— Your assignment —
Give back the data in full, with every line exact.
▬▬▬
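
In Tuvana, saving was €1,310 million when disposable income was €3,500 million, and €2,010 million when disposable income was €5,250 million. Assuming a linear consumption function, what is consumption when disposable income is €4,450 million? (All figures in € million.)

C = 2760

MPS = ΔS/ΔY = (2010 − 1310)/(5250 − 3500) = 700/1750 = 0.4
MPC = 1 − MPS = 0.6
Autonomous saving = 1310 − 0.4(3500) = -90, so a = 90
C = 90 + 0.6(4450) = 90 + 2670 = 2760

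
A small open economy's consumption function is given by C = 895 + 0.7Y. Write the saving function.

S = -895 + 0.3Y

S = Y − C = Y − (895 + 0.7Y) = -895 + (1 − 0.7)Y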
▬▬▬
— Task response —
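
In Tuvana, saving was €1,310 million when disposable income was €3,500 million, and €2,010 million when disposable income was €5,250 million. Assuming a linear consumption function, what is consumption when disposable income is €4,450 million? (All figures in € million.)

C = 2760

MPS = ΔS/ΔY = (2010 − 1310)/(5250 − 3500) = 700/1750 = 0.4
MPC = 1 − MPS = 0.6
Autonomous saving = 1310 − 0.4(3500) = -90, so a = 90
C = 90 + 0.6(4450) = 90 + 2670 = 2760

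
A small open economy's consumption function is given by C = 895 + 0.7Y. Write the saving function.

S = -895 + 0.3Y

S = Y − C = Y − (895 + 0.7Y) = -895 + (1 − 0.7)Y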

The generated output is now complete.